What you hand back must match the listing exactly.

————

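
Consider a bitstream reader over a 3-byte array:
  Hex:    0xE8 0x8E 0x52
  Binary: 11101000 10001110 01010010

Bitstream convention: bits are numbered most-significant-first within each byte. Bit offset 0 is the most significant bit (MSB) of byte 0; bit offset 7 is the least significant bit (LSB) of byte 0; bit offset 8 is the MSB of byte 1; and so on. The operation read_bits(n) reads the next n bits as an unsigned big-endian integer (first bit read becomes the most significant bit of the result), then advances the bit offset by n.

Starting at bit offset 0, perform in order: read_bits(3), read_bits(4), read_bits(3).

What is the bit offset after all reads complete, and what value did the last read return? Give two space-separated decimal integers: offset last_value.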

————

• Result below
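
Consider a bitstream reader over a 3-byte array:
  Hex:    0xE8 0x8E 0x52
  Binary: 11101000 10001110 01010010

Bitstream convention: bits are numbered most-significant-first within each byte. Bit offset 0 is the most significant bit (MSB) of byte 0; bit offset 7 is the least significant bit (LSB) of byte 0; bit offset 8 is the MSB of byte 1; and so on. The operation read_bits(n) reads the next n bits as an unsigned big-endian integer (first bit read becomes the most significant bit of the result), then advances the bit offset by n.

Starting at bit offset 0, perform in order: read_bits(3), read_bits(4), read_bits(3).

What is the bit offset after all reads complete, and what value did the last read return? Give two space-separated decimal integers: offset last_value.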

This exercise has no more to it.